# Exercise description:
Repeat the whole of the data, keeping every detail the same.

[Saved entries]
__________________________________________________

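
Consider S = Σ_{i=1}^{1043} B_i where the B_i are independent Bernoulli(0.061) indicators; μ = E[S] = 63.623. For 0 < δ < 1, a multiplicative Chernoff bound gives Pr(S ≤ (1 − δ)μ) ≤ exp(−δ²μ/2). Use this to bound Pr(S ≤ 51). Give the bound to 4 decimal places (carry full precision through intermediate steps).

Write 51 = (1 − δ)μ, so δ = 1 − 51/63.623 = 0.1984031…
Then the exponent is δ²μ/2 = (μ − 51)²/(2μ) = 1.252221.
Bound = exp(−1.252221) = 0.28587.

0.2859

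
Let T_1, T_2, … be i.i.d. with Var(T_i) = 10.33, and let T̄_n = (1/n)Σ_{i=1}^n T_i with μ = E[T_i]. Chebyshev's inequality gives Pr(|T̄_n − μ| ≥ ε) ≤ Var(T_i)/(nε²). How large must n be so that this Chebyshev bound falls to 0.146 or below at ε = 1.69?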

__________________________________________________

# Response:
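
Consider S = Σ_{i=1}^{1043} B_i where the B_i are independent Bernoulli(0.061) indicators; μ = E[S] = 63.623. For 0 < δ < 1, a multiplicative Chernoff bound gives Pr(S ≤ (1 − δ)μ) ≤ exp(−δ²μ/2). Use this to bound Pr(S ≤ 51). Give the bound to 4 decimal places (carry full precision through intermediate steps).

Write 51 = (1 − δ)μ, so δ = 1 − 51/63.623 = 0.1984031…
Then the exponent is δ²μ/2 = (μ − 51)²/(2μ) = 1.252221.
Bound = exp(−1.252221) = 0.28587.

0.2859

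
Let T_1, T_2, … be i.i.d. with Var(T_i) = 10.33, and let T̄_n = (1/n)Σ_{i=1}^n T_i with μ = E[T_i]. Chebyshev's inequality gives Pr(|T̄_n − μ| ≥ ε) ≤ Var(T_i)/(nε²). How large must n be so that this Chebyshev bound falls to 0.146 or below at ε = 1.69?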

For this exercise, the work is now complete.